Copy the complete listing that follows, letter for letter.

Data for review Start Marker

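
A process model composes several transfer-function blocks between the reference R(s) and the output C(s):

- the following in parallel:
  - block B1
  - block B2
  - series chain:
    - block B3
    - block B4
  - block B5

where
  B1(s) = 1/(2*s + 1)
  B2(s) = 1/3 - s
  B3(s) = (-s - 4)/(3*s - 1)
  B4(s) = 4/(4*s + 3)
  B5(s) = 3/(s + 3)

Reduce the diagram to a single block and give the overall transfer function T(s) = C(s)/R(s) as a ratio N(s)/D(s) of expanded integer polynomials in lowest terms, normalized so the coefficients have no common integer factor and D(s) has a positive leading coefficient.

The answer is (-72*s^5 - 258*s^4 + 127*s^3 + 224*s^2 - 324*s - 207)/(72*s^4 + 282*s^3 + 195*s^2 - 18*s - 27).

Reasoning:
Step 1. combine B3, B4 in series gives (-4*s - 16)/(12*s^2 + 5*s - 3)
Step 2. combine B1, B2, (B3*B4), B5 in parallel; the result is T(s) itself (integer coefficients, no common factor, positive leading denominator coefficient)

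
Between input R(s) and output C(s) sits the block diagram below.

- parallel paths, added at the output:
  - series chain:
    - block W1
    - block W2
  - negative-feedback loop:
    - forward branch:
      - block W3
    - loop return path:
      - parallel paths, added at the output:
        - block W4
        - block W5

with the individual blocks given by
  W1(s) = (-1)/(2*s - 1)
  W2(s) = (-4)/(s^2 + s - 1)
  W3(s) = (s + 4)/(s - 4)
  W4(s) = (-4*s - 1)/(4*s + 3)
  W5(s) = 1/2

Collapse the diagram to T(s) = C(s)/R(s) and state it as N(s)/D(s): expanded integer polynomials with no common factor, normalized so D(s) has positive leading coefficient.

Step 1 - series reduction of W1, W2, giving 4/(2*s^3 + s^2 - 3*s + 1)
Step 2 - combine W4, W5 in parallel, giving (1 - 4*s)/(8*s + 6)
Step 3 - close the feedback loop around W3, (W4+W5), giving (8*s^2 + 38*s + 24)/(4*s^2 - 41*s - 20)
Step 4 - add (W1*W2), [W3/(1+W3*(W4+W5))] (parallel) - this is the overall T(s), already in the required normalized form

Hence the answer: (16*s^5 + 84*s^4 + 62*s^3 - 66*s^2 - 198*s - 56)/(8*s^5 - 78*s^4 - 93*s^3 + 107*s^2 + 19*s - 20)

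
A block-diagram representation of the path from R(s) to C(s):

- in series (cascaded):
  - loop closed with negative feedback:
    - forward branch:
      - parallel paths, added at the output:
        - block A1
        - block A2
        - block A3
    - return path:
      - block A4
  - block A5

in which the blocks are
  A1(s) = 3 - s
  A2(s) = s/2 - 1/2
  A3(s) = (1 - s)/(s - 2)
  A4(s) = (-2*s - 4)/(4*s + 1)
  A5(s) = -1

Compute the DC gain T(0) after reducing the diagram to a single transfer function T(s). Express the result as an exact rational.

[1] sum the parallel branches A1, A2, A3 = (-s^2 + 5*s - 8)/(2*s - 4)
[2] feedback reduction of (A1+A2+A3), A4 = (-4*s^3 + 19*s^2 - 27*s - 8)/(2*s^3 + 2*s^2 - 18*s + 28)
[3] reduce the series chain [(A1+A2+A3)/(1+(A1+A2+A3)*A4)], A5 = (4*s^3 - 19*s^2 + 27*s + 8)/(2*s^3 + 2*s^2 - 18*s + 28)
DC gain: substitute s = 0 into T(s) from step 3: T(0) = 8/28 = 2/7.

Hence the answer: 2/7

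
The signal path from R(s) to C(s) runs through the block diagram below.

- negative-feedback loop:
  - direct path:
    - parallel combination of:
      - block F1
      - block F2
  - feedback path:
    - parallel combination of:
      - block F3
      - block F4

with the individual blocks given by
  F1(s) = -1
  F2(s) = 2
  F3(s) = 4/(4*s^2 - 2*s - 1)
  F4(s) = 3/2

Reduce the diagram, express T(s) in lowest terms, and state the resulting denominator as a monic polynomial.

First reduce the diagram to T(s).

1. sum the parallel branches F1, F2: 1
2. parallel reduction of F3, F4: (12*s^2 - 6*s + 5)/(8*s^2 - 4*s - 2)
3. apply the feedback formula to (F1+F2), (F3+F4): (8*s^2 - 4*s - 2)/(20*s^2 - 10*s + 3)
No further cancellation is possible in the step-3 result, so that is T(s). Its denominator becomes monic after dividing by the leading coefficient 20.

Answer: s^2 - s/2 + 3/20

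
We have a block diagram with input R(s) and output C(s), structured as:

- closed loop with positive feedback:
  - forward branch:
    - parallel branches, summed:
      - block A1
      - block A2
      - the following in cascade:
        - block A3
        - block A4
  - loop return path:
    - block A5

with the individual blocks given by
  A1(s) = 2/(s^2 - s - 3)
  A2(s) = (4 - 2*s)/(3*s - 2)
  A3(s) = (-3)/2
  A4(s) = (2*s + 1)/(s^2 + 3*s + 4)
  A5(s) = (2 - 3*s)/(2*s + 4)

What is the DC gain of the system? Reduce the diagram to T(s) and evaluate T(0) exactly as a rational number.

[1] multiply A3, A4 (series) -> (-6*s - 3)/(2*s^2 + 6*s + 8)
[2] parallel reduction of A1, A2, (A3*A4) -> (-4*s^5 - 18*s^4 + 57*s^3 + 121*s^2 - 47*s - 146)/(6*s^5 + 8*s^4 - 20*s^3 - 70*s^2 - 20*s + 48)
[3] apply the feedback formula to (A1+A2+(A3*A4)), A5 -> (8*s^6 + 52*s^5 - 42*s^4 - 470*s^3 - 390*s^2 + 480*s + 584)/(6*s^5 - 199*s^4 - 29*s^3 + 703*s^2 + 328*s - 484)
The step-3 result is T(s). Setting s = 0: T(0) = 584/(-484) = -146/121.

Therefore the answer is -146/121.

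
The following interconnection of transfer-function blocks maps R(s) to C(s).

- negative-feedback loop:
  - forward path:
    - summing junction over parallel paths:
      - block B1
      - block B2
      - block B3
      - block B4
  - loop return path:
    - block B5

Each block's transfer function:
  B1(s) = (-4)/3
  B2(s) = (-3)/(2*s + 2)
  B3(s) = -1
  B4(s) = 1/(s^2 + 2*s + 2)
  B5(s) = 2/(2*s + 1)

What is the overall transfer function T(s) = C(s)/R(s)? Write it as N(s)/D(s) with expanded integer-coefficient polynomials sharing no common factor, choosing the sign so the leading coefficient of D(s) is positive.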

Data for review End Marker

_Task answer:_
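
A process model composes several transfer-function blocks between the reference R(s) and the output C(s):

- the following in parallel:
  - block B1
  - block B2
  - series chain:
    - block B3
    - block B4
  - block B5

where
  B1(s) = 1/(2*s + 1)
  B2(s) = 1/3 - s
  B3(s) = (-s - 4)/(3*s - 1)
  B4(s) = 4/(4*s + 3)
  B5(s) = 3/(s + 3)

Reduce the diagram to a single block and give the overall transfer function T(s) = C(s)/R(s) as a ratio N(s)/D(s) of expanded integer polynomials in lowest terms, normalized so the coefficients have no common integer factor and D(s) has a positive leading coefficient.

The answer is (-72*s^5 - 258*s^4 + 127*s^3 + 224*s^2 - 324*s - 207)/(72*s^4 + 282*s^3 + 195*s^2 - 18*s - 27).

Reasoning:
Step 1. combine B3, B4 in series gives (-4*s - 16)/(12*s^2 + 5*s - 3)
Step 2. combine B1, B2, (B3*B4), B5 in parallel; the result is T(s) itself (integer coefficients, no common factor, positive leading denominator coefficient)

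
Between input R(s) and output C(s) sits the block diagram below.

- parallel paths, added at the output:
  - series chain:
    - block W1
    - block W2
  - negative-feedback loop:
    - forward branch:
      - block W3
    - loop return path:
      - parallel paths, added at the output:
        - block W4
        - block W5

with the individual blocks given by
  W1(s) = (-1)/(2*s - 1)
  W2(s) = (-4)/(s^2 + s - 1)
  W3(s) = (s + 4)/(s - 4)
  W4(s) = (-4*s - 1)/(4*s + 3)
  W5(s) = 1/2

Collapse the diagram to T(s) = C(s)/R(s) and state it as N(s)/D(s): expanded integer polynomials with no common factor, normalized so D(s) has positive leading coefficient.

Step 1 - series reduction of W1, W2, giving 4/(2*s^3 + s^2 - 3*s + 1)
Step 2 - combine W4, W5 in parallel, giving (1 - 4*s)/(8*s + 6)
Step 3 - close the feedback loop around W3, (W4+W5), giving (8*s^2 + 38*s + 24)/(4*s^2 - 41*s - 20)
Step 4 - add (W1*W2), [W3/(1+W3*(W4+W5))] (parallel) - this is the overall T(s), already in the required normalized form

Hence the answer: (16*s^5 + 84*s^4 + 62*s^3 - 66*s^2 - 198*s - 56)/(8*s^5 - 78*s^4 - 93*s^3 + 107*s^2 + 19*s - 20)

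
A block-diagram representation of the path from R(s) to C(s):

- in series (cascaded):
  - loop closed with negative feedback:
    - forward branch:
      - parallel paths, added at the output:
        - block A1
        - block A2
        - block A3
    - return path:
      - block A4
  - block A5

in which the blocks are
  A1(s) = 3 - s
  A2(s) = s/2 - 1/2
  A3(s) = (1 - s)/(s - 2)
  A4(s) = (-2*s - 4)/(4*s + 1)
  A5(s) = -1

Compute the DC gain T(0) after reducing the diagram to a single transfer function T(s). Express the result as an exact rational.

[1] sum the parallel branches A1, A2, A3 = (-s^2 + 5*s - 8)/(2*s - 4)
[2] feedback reduction of (A1+A2+A3), A4 = (-4*s^3 + 19*s^2 - 27*s - 8)/(2*s^3 + 2*s^2 - 18*s + 28)
[3] reduce the series chain [(A1+A2+A3)/(1+(A1+A2+A3)*A4)], A5 = (4*s^3 - 19*s^2 + 27*s + 8)/(2*s^3 + 2*s^2 - 18*s + 28)
DC gain: substitute s = 0 into T(s) from step 3: T(0) = 8/28 = 2/7.

Hence the answer: 2/7

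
The signal path from R(s) to C(s) runs through the block diagram below.

- negative-feedback loop:
  - direct path:
    - parallel combination of:
      - block F1
      - block F2
  - feedback path:
    - parallel combination of:
      - block F3
      - block F4

with the individual blocks given by
  F1(s) = -1
  F2(s) = 2
  F3(s) = 4/(4*s^2 - 2*s - 1)
  F4(s) = 3/2

Reduce the diagram, express T(s) in lowest terms, and state the resulting denominator as a monic polynomial.

First reduce the diagram to T(s).

1. sum the parallel branches F1, F2: 1
2. parallel reduction of F3, F4: (12*s^2 - 6*s + 5)/(8*s^2 - 4*s - 2)
3. apply the feedback formula to (F1+F2), (F3+F4): (8*s^2 - 4*s - 2)/(20*s^2 - 10*s + 3)
No further cancellation is possible in the step-3 result, so that is T(s). Its denominator becomes monic after dividing by the leading coefficient 20.

Answer: s^2 - s/2 + 3/20

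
We have a block diagram with input R(s) and output C(s), structured as:

- closed loop with positive feedback:
  - forward branch:
    - parallel branches, summed:
      - block A1
      - block A2
      - the following in cascade:
        - block A3
        - block A4
  - loop return path:
    - block A5

with the individual blocks given by
  A1(s) = 2/(s^2 - s - 3)
  A2(s) = (4 - 2*s)/(3*s - 2)
  A3(s) = (-3)/2
  A4(s) = (2*s + 1)/(s^2 + 3*s + 4)
  A5(s) = (2 - 3*s)/(2*s + 4)

What is the DC gain of the system? Reduce the diagram to T(s) and evaluate T(0) exactly as a rational number.

[1] multiply A3, A4 (series) -> (-6*s - 3)/(2*s^2 + 6*s + 8)
[2] parallel reduction of A1, A2, (A3*A4) -> (-4*s^5 - 18*s^4 + 57*s^3 + 121*s^2 - 47*s - 146)/(6*s^5 + 8*s^4 - 20*s^3 - 70*s^2 - 20*s + 48)
[3] apply the feedback formula to (A1+A2+(A3*A4)), A5 -> (8*s^6 + 52*s^5 - 42*s^4 - 470*s^3 - 390*s^2 + 480*s + 584)/(6*s^5 - 199*s^4 - 29*s^3 + 703*s^2 + 328*s - 484)
The step-3 result is T(s). Setting s = 0: T(0) = 584/(-484) = -146/121.

Therefore the answer is -146/121.

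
The following interconnection of transfer-function blocks maps R(s) to C(s).

- negative-feedback loop:
  - forward path:
    - summing junction over parallel paths:
      - block B1
      - block B2
      - block B3
      - block B4
  - loop return path:
    - block B5

Each block's transfer function:
  B1(s) = (-4)/3
  B2(s) = (-3)/(2*s + 2)
  B3(s) = -1
  B4(s) = 1/(s^2 + 2*s + 2)
  B5(s) = 2/(2*s + 1)

What is the overall transfer function T(s) = C(s)/R(s)? Write it as N(s)/D(s) with expanded integer-coefficient polynomials sharing no common factor, choosing the sign so the leading coefficient of D(s) is positive.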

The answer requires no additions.